(What needs to be done) Once you have read the listing, print all of it word for word.

#### Dataset excerpts

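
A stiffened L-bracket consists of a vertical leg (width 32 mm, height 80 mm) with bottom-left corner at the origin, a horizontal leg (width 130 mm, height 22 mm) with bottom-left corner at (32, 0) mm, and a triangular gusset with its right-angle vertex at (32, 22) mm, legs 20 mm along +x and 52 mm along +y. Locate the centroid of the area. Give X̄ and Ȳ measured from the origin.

X̄ = 56.98 mm, Ȳ = 25.98 mm

vertical leg: A = 32 × 80 = 2560.00, centroid at (16.00, 40.00).
horizontal leg: A = 130 × 22 = 2860.00, centroid at (97.00, 11.00).
gusset: A = ½·20·52 = 520.00, centroid at (38.67, 39.33).
ΣA = 5940.00 mm², ΣAX̄ = 338486.67 mm³, ΣAȲ = 154313.33 mm³.
X̄ = 338486.67/5940.00 = 56.98 mm; Ȳ = 154313.33/5940.00 = 25.98 mm.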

########

(Reply)
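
A stiffened L-bracket consists of a vertical leg (width 32 mm, height 80 mm) with bottom-left corner at the origin, a horizontal leg (width 130 mm, height 22 mm) with bottom-left corner at (32, 0) mm, and a triangular gusset with its right-angle vertex at (32, 22) mm, legs 20 mm along +x and 52 mm along +y. Locate the centroid of the area. Give X̄ and Ȳ measured from the origin.

X̄ = 56.98 mm, Ȳ = 25.98 mm

vertical leg: A = 32 × 80 = 2560.00, centroid at (16.00, 40.00).
horizontal leg: A = 130 × 22 = 2860.00, centroid at (97.00, 11.00).
gusset: A = ½·20·52 = 520.00, centroid at (38.67, 39.33).
ΣA = 5940.00 mm², ΣAX̄ = 338486.67 mm³, ΣAȲ = 154313.33 mm³.
X̄ = 338486.67/5940.00 = 56.98 mm; Ȳ = 154313.33/5940.00 = 25.98 mm.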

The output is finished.